#### [About this exercise]
Each entry below is to be duplicated precisely.

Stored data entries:
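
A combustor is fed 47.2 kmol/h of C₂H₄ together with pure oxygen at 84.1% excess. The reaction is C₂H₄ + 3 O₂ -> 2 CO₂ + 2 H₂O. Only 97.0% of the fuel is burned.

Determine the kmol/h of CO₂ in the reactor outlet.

91.6 kmol/h

Stoichiometric O₂ = 3 × 47.2 = 141.6 kmol/h; O₂ fed = 141.6 × 1.841 = 260.7 kmol/h.
Fuel reacted = 0.97 × 47.2 → ξ = 45.78 kmol/h.
Outlet (n = n₀ + ν ξ):
  C₂H₄: 47.2 − 1(45.78) = 1.416
  O₂: 260.7 − 3(45.78) = 123.3
  CO₂: 0 + 2(45.78) = 91.57
  H₂O: 0 + 2(45.78) = 91.57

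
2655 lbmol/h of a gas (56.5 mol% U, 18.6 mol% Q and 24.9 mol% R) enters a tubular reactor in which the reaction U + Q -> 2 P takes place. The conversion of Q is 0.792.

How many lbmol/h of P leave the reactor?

782 lbmol/h

Q reacted = 0.792 × 493.8 = 391.1 lbmol/h; ν_Q = −1, so ξ = 391.1/1 = 391.1 lbmol/h.
Outlet amounts (n = n₀ + ν ξ):
  U: 1500 − 1(391.1) = 1109
  Q: 493.8 − 1(391.1) = 102.7
  P: 0 + 2(391.1) = 782.2
  R: 661.1 (inert)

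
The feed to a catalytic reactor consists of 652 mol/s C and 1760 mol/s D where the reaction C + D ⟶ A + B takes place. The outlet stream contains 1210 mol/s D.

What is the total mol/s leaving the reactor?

For D: n = n₀ − 1ξ → 1210 = 1760 − 1ξ, giving ξ = 550 mol/s.
Outlet amounts (n = n₀ + ν ξ):
  C: 652 − 1(550) = 102
  D: 1760 − 1(550) = 1210
  A: 0 + 1(550) = 550
  B: 0 + 1(550) = 550
Total out = 102 + 1210 + 550 + 550 = 2412 mol/s.

2410 mol/s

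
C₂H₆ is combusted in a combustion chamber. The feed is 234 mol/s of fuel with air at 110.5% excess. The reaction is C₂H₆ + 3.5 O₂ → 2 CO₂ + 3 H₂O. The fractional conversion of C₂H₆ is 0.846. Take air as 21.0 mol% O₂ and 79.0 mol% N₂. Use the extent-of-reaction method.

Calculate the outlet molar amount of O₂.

Stoichiometric O₂ = 3.5 × 234 = 819 mol/s; O₂ fed = 819 × 2.105 = 1724 mol/s.
N₂ fed = 1724 × 79/21 = 6486 mol/s.
Fuel reacted = 0.846 × 234 → ξ = 198 mol/s.
Outlet (n = n₀ + ν ξ):
  C₂H₆: 234 − 1(198) = 36.04
  O₂: 1724 − 3.5(198) = 1031
  N₂: 6486 (inert)
  CO₂: 0 + 2(198) = 395.9
  H₂O: 0 + 3(198) = 593.9

1030 mol/s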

#### [Completed exercise]
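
A combustor is fed 47.2 kmol/h of C₂H₄ together with pure oxygen at 84.1% excess. The reaction is C₂H₄ + 3 O₂ -> 2 CO₂ + 2 H₂O. Only 97.0% of the fuel is burned.

Determine the kmol/h of CO₂ in the reactor outlet.

91.6 kmol/h

Stoichiometric O₂ = 3 × 47.2 = 141.6 kmol/h; O₂ fed = 141.6 × 1.841 = 260.7 kmol/h.
Fuel reacted = 0.97 × 47.2 → ξ = 45.78 kmol/h.
Outlet (n = n₀ + ν ξ):
  C₂H₄: 47.2 − 1(45.78) = 1.416
  O₂: 260.7 − 3(45.78) = 123.3
  CO₂: 0 + 2(45.78) = 91.57
  H₂O: 0 + 2(45.78) = 91.57

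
2655 lbmol/h of a gas (56.5 mol% U, 18.6 mol% Q and 24.9 mol% R) enters a tubular reactor in which the reaction U + Q -> 2 P takes place. The conversion of Q is 0.792.

How many lbmol/h of P leave the reactor?

782 lbmol/h

Q reacted = 0.792 × 493.8 = 391.1 lbmol/h; ν_Q = −1, so ξ = 391.1/1 = 391.1 lbmol/h.
Outlet amounts (n = n₀ + ν ξ):
  U: 1500 − 1(391.1) = 1109
  Q: 493.8 − 1(391.1) = 102.7
  P: 0 + 2(391.1) = 782.2
  R: 661.1 (inert)

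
The feed to a catalytic reactor consists of 652 mol/s C and 1760 mol/s D where the reaction C + D ⟶ A + B takes place. The outlet stream contains 1210 mol/s D.

What is the total mol/s leaving the reactor?

For D: n = n₀ − 1ξ → 1210 = 1760 − 1ξ, giving ξ = 550 mol/s.
Outlet amounts (n = n₀ + ν ξ):
  C: 652 − 1(550) = 102
  D: 1760 − 1(550) = 1210
  A: 0 + 1(550) = 550
  B: 0 + 1(550) = 550
Total out = 102 + 1210 + 550 + 550 = 2412 mol/s.

2410 mol/s

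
C₂H₆ is combusted in a combustion chamber. The feed is 234 mol/s of fuel with air at 110.5% excess. The reaction is C₂H₆ + 3.5 O₂ → 2 CO₂ + 3 H₂O. The fractional conversion of C₂H₆ is 0.846. Take air as 21.0 mol% O₂ and 79.0 mol% N₂. Use the extent-of-reaction method.

Calculate the outlet molar amount of O₂.

Stoichiometric O₂ = 3.5 × 234 = 819 mol/s; O₂ fed = 819 × 2.105 = 1724 mol/s.
N₂ fed = 1724 × 79/21 = 6486 mol/s.
Fuel reacted = 0.846 × 234 → ξ = 198 mol/s.
Outlet (n = n₀ + ν ξ):
  C₂H₆: 234 − 1(198) = 36.04
  O₂: 1724 − 3.5(198) = 1031
  N₂: 6486 (inert)
  CO₂: 0 + 2(198) = 395.9
  H₂O: 0 + 3(198) = 593.9

1030 mol/s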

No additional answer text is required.